Output only the span of lines that begins at the line containing "Process qualification record: Compute" and ends at the last line of the data, both included, exactly as they appear.

++++ Available data

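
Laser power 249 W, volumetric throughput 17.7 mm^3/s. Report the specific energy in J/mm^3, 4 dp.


SE = 249 / 17.7 = 14.0678 J/mm^3


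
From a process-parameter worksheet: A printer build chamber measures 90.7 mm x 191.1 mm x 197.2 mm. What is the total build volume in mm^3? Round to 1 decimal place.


V = 90.7 * 191.1 * 197.2 = 3418022.2 mm^3


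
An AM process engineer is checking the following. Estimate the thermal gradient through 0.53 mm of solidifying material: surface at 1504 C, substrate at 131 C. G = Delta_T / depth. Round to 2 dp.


G = (1504-131)/0.53 = 2590.57 C/mm


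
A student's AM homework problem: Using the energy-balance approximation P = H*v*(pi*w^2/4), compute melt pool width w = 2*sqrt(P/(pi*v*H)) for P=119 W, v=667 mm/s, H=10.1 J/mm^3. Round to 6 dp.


w = 2*sqrt(119/(pi*667*10.1)) = 0.14997 mm


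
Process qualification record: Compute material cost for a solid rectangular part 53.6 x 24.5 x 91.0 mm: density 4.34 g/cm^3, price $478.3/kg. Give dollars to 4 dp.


V = 53.6 * 24.5 * 91.0 = 119501.2 mm^3 = 119.5012 cm^3
Mass = 119.5012 * 4.34 / 1000 = 0.51863521 kg
Cost = 0.51863521 * 478.3 = 248.0632 $


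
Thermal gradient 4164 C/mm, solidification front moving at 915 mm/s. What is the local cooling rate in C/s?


CR = 4164 * 915 = 3810060 C/s


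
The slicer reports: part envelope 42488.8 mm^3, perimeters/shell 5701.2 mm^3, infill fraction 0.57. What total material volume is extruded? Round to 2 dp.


V_infill = (42488.8 - 5701.2) * 0.57 = 20968.93
V_total = 5701.2 + 20968.93 = 26670.13 mm^3


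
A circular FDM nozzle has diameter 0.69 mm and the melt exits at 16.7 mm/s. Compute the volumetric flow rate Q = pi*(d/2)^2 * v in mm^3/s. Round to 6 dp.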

++++++++

* Result for this task
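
Process qualification record: Compute material cost for a solid rectangular part 53.6 x 24.5 x 91.0 mm: density 4.34 g/cm^3, price $478.3/kg. Give dollars to 4 dp.


V = 53.6 * 24.5 * 91.0 = 119501.2 mm^3 = 119.5012 cm^3
Mass = 119.5012 * 4.34 / 1000 = 0.51863521 kg
Cost = 0.51863521 * 478.3 = 248.0632 $


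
Thermal gradient 4164 C/mm, solidification front moving at 915 mm/s. What is the local cooling rate in C/s?


CR = 4164 * 915 = 3810060 C/s


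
The slicer reports: part envelope 42488.8 mm^3, perimeters/shell 5701.2 mm^3, infill fraction 0.57. What total material volume is extruded? Round to 2 dp.


V_infill = (42488.8 - 5701.2) * 0.57 = 20968.93
V_total = 5701.2 + 20968.93 = 26670.13 mm^3


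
A circular FDM nozzle has diameter 0.69 mm and the melt exits at 16.7 mm/s. Compute the volumetric flow rate Q = pi*(d/2)^2 * v in mm^3/s. Round to 6 dp.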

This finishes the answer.